EXERCISE DATA:
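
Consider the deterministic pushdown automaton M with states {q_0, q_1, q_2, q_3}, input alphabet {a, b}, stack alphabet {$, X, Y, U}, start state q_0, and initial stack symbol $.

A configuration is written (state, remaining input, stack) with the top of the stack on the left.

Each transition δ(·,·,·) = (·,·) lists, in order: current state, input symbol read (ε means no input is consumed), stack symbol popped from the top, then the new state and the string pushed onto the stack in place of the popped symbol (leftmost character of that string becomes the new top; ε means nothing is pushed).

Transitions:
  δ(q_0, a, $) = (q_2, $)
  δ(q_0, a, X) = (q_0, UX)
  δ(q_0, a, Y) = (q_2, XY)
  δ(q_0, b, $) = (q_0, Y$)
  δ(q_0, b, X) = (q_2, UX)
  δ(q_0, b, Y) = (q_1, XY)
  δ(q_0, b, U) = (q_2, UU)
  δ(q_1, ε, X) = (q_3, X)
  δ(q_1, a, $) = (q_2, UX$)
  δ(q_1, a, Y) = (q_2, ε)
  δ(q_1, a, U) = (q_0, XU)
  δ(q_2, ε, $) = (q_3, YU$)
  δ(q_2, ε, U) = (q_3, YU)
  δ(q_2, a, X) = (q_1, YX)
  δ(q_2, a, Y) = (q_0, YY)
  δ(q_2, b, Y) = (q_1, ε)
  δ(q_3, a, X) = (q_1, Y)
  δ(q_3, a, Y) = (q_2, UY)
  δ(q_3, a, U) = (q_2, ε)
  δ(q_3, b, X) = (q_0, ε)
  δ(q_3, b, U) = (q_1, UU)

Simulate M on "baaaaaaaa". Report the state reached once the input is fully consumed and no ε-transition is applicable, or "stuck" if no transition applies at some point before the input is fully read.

(q_0, baaaaaaaa, $)
  read b, top $: go to q_0, push Y$ → (q_0, aaaaaaaa, Y$)
  read a, top Y: go to q_2, push XY → (q_2, aaaaaaa, XY$)
  read a, top X: go to q_1, push YX → (q_1, aaaaaa, YXY$)
  read a, top Y: go to q_2, push ε → (q_2, aaaaa, XY$)
  read a, top X: go to q_1, push YX → (q_1, aaaa, YXY$)
  read a, top Y: go to q_2, push ε → (q_2, aaa, XY$)
  read a, top X: go to q_1, push YX → (q_1, aa, YXY$)
  read a, top Y: go to q_2, push ε → (q_2, a, XY$)
  read a, top X: go to q_1, push YX → (q_1, ε, YXY$)
All input consumed; M is in state q_1.

q_1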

PROBLEM:
In the listing above, locate the line containing "δ(q_3, a, X) = (q_1, Y)" and the line containing "δ(q_3, b, U) = (q_1, UU)", then transcribe both and every line between them verbatim.

SOLUTION FOR THIS PROBLEM:
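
  δ(q_3, a, X) = (q_1, Y)
  δ(q_3, a, Y) = (q_2, UY)
  δ(q_3, a, U) = (q_2, ε)
  δ(q_3, b, X) = (q_0, ε)
  δ(q_3, b, U) = (q_1, UU)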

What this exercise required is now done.